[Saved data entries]
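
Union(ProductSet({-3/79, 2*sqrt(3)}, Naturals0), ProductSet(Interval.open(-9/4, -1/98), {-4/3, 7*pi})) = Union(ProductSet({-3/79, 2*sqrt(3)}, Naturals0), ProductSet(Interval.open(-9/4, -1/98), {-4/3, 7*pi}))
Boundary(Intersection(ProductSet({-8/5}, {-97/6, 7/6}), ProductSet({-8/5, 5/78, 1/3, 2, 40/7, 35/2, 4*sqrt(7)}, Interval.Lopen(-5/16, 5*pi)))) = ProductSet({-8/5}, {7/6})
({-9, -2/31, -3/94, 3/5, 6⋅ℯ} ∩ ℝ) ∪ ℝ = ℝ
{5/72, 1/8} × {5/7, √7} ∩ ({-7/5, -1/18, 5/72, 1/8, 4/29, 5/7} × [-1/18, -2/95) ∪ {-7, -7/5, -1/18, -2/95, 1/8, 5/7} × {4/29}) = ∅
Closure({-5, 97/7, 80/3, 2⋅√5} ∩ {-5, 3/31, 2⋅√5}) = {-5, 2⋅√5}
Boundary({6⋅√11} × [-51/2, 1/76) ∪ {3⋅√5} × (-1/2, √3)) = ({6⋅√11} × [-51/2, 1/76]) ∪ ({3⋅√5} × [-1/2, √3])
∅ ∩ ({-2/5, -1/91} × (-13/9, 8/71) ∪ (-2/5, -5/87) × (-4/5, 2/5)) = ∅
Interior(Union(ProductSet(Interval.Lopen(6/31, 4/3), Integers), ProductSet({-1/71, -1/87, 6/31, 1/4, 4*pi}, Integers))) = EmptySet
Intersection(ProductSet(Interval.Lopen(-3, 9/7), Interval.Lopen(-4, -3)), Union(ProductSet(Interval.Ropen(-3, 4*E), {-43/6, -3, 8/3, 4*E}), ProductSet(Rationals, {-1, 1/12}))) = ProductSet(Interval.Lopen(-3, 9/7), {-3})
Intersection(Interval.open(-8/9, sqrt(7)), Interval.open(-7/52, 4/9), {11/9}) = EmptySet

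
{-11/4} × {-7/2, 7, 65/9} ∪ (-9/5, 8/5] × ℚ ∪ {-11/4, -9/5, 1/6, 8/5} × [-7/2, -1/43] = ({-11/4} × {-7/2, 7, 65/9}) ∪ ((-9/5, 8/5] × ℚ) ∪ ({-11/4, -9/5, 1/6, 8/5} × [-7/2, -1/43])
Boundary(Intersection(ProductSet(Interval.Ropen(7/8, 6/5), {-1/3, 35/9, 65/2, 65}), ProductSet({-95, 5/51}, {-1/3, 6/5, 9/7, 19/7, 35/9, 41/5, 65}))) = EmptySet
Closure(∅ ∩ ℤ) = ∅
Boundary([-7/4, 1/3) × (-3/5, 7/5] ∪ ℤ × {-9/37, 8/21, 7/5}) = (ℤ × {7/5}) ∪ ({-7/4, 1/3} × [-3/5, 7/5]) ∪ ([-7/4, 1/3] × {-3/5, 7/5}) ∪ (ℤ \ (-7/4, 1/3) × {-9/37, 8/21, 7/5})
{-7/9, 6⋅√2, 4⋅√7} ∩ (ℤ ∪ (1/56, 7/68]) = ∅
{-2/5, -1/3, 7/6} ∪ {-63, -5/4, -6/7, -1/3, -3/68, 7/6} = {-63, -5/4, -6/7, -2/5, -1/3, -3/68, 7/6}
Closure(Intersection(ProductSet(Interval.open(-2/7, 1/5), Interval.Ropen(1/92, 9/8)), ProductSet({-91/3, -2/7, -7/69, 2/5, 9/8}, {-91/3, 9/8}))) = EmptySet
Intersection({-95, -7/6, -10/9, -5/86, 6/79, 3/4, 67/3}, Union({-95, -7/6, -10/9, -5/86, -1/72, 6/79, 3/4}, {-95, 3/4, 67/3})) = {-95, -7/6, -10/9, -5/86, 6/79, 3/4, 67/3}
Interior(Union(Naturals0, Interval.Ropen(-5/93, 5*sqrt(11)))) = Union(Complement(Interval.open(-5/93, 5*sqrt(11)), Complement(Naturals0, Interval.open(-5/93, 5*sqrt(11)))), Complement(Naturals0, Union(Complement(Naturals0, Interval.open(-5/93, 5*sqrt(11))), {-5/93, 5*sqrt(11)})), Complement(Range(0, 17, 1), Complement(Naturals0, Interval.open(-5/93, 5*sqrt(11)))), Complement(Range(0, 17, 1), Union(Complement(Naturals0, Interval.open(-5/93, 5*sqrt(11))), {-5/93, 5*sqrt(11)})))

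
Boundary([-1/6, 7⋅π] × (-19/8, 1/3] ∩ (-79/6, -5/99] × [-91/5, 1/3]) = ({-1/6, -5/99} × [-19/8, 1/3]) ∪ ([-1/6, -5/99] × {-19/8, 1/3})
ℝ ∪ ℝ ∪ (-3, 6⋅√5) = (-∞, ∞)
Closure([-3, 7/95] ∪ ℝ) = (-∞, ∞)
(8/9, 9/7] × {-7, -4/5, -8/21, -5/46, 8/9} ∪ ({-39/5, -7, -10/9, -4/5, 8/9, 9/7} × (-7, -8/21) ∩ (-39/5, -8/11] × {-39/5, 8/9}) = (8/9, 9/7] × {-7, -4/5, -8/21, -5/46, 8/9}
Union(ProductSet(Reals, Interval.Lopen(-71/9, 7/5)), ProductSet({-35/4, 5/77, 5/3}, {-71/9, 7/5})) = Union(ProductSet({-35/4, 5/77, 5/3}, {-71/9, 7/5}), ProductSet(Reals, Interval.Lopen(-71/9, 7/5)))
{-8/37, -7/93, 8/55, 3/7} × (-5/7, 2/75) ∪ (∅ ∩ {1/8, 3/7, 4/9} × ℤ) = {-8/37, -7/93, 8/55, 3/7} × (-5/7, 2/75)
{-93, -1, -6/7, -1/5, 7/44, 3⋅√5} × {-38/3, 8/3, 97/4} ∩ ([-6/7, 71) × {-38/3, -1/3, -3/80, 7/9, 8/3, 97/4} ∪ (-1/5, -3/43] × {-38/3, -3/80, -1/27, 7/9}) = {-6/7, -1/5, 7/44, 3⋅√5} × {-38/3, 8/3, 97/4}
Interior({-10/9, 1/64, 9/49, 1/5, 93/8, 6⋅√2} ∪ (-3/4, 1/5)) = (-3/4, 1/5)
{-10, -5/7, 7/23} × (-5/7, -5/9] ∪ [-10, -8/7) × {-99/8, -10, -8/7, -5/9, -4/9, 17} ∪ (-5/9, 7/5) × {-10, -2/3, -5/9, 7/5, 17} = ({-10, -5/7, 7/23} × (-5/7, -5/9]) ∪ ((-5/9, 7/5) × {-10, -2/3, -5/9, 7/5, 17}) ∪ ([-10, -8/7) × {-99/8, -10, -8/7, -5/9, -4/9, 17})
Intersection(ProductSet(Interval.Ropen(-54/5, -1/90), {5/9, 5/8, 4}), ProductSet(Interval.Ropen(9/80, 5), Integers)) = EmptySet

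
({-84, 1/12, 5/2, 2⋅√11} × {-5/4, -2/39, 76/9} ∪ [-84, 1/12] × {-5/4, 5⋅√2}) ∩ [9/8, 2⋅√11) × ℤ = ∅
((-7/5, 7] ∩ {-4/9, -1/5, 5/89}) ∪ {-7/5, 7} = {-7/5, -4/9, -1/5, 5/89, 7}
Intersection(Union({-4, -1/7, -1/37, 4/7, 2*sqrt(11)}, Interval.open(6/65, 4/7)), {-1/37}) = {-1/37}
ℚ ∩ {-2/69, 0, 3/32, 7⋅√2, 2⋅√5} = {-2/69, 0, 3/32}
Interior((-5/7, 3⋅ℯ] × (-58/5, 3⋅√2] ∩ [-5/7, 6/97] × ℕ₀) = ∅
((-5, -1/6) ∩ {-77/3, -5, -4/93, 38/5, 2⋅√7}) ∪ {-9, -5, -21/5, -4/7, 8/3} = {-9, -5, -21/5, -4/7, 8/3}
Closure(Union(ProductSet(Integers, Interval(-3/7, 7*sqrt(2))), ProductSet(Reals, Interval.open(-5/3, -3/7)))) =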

--

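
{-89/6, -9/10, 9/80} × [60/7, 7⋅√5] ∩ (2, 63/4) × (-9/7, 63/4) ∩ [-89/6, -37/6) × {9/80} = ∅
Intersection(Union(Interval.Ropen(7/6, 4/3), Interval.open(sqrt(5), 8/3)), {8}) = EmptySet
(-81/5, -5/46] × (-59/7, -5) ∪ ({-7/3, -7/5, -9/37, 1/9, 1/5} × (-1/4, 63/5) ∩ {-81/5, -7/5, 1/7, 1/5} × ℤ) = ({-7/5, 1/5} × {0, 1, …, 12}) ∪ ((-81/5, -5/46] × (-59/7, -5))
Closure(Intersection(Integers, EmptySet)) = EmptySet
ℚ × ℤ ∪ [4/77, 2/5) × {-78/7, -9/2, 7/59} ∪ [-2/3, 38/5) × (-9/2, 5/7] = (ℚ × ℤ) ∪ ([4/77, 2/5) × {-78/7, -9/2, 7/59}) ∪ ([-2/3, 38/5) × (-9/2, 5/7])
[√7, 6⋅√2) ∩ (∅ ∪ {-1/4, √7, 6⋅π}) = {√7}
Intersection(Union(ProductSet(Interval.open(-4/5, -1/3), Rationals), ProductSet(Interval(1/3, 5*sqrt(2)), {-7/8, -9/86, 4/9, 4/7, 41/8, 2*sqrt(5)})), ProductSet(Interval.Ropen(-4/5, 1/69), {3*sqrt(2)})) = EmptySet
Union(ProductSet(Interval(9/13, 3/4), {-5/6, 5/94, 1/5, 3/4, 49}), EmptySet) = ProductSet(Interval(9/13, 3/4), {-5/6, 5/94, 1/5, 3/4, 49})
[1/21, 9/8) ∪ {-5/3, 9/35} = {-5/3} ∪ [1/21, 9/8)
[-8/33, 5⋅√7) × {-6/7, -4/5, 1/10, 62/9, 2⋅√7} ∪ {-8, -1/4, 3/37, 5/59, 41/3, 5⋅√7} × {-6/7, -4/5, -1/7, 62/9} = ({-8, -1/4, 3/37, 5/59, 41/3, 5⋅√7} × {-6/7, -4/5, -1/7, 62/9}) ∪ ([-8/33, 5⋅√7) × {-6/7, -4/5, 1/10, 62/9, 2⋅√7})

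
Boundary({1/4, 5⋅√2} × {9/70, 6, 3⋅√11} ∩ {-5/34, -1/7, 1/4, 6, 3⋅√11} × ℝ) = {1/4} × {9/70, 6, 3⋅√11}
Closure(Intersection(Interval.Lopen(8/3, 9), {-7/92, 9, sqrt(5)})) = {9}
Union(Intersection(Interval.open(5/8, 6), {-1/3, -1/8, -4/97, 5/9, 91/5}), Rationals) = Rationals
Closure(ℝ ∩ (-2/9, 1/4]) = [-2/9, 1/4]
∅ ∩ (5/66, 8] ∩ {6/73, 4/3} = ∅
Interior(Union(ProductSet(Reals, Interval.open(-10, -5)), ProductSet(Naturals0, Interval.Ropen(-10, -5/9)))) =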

* * *

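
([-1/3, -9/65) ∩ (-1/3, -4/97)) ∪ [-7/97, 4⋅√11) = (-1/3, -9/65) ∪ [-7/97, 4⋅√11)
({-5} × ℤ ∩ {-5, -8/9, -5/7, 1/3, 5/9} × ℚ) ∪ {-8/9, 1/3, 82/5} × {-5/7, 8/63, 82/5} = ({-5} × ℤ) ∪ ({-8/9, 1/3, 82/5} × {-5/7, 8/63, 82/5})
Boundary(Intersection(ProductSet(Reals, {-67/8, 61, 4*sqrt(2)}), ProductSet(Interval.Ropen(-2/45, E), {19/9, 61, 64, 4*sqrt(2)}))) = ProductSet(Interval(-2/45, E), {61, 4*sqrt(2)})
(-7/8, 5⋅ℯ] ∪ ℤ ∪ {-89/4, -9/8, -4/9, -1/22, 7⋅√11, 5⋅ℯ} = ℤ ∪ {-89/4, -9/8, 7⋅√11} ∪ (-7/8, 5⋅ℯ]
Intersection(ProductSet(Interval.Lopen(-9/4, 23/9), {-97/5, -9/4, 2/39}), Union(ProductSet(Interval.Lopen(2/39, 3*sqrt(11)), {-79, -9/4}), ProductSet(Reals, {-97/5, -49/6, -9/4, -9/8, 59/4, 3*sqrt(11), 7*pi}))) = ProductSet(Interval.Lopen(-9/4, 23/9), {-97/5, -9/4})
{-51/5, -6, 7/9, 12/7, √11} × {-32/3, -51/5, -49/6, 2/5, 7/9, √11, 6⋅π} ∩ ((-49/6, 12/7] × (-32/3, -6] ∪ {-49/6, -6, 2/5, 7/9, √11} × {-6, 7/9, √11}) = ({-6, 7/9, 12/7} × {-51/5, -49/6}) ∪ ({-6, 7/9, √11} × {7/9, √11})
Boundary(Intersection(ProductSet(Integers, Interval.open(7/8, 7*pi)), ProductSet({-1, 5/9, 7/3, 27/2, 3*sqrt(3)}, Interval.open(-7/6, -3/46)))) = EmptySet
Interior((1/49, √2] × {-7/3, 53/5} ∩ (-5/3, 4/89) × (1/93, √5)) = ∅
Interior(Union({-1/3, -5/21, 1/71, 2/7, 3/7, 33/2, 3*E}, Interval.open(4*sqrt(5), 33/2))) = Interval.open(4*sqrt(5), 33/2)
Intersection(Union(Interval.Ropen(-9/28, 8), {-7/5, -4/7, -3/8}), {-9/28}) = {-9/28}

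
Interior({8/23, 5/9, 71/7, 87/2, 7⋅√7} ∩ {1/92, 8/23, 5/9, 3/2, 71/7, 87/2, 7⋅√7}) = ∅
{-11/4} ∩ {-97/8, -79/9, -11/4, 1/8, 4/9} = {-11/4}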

■ Required work
What are the lines, exactly as written above, from the line with "[-51/2, 1/76) ∪" to the line with "-5/87) × (-4/5, 2/5)) = ∅", both included? Output only those.

■ Response
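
Boundary({6⋅√11} × [-51/2, 1/76) ∪ {3⋅√5} × (-1/2, √3)) = ({6⋅√11} × [-51/2, 1/76]) ∪ ({3⋅√5} × [-1/2, √3])
∅ ∩ ({-2/5, -1/91} × (-13/9, 8/71) ∪ (-2/5, -5/87) × (-4/5, 2/5)) = ∅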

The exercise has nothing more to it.